=== RECORDS FOR THIS EXERCISE ===

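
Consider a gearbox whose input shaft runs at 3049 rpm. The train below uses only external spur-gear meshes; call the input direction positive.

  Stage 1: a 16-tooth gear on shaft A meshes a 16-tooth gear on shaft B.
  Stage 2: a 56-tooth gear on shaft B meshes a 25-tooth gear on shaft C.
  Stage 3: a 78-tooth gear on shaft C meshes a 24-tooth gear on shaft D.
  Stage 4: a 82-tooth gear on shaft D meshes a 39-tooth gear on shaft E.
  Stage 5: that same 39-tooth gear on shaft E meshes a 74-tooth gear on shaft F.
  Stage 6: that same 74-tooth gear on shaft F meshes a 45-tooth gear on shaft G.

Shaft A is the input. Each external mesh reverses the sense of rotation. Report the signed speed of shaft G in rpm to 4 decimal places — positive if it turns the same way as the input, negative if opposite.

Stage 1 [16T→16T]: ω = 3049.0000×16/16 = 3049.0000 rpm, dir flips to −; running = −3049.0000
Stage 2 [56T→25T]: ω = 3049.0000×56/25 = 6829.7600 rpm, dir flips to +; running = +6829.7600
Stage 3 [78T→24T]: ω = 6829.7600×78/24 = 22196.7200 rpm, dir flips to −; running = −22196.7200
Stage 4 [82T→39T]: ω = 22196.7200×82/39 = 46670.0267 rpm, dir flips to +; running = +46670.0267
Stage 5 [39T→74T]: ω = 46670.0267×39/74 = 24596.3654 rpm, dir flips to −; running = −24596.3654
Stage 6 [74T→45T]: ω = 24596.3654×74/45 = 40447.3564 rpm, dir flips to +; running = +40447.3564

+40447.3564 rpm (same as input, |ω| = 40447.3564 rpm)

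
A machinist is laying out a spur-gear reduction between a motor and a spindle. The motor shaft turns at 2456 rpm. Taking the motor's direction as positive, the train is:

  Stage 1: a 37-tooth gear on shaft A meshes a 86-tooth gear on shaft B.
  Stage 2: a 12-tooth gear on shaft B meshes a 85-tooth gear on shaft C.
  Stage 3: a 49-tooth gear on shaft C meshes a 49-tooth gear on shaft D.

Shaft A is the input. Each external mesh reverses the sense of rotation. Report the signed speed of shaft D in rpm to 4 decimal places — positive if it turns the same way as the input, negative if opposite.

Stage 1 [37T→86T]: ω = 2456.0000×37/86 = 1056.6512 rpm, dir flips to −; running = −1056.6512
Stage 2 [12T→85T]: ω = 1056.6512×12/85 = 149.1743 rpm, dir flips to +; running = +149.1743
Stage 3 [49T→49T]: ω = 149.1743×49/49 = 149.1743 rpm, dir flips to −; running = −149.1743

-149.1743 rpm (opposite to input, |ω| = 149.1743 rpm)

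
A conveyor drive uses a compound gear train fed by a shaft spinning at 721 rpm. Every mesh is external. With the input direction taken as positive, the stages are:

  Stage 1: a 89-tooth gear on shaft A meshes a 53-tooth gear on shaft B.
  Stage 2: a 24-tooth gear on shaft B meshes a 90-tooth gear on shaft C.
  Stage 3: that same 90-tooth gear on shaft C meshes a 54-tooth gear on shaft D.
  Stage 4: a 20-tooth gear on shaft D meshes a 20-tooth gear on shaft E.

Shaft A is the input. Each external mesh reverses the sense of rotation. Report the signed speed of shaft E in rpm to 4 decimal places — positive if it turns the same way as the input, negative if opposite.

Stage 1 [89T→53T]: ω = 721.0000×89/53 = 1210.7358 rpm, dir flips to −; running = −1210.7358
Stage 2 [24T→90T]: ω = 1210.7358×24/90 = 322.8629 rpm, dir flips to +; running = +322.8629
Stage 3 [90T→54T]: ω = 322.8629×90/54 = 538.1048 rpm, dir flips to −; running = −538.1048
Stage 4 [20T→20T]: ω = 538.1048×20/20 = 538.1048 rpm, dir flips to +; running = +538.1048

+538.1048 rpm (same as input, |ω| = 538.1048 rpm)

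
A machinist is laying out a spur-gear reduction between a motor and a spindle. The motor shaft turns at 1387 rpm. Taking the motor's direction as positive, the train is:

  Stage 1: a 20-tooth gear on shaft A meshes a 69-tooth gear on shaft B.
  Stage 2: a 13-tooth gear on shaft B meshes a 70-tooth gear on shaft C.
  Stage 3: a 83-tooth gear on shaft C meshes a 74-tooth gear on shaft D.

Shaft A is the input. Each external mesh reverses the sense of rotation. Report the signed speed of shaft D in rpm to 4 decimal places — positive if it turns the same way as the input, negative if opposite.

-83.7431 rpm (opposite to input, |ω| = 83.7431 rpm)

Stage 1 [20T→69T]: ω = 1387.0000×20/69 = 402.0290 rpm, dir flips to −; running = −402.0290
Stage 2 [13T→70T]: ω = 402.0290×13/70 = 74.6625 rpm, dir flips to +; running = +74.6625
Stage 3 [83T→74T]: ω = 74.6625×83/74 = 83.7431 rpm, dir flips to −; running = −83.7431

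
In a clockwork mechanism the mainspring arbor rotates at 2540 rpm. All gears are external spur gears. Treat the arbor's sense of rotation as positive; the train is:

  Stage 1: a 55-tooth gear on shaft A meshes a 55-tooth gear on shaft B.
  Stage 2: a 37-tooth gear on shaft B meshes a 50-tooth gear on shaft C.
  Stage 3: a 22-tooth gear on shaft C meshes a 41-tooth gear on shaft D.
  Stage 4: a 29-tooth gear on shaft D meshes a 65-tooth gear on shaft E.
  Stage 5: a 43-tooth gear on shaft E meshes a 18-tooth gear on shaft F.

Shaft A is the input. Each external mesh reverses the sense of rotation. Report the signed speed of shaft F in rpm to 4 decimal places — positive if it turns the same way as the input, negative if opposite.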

===

Filter the records for lines containing the word "that" and copy each one.

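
  Stage 5: that same 39-tooth gear on shaft E meshes a 74-tooth gear on shaft F.
  Stage 6: that same 74-tooth gear on shaft F meshes a 45-tooth gear on shaft G.
  Stage 3: that same 90-tooth gear on shaft C meshes a 54-tooth gear on shaft D.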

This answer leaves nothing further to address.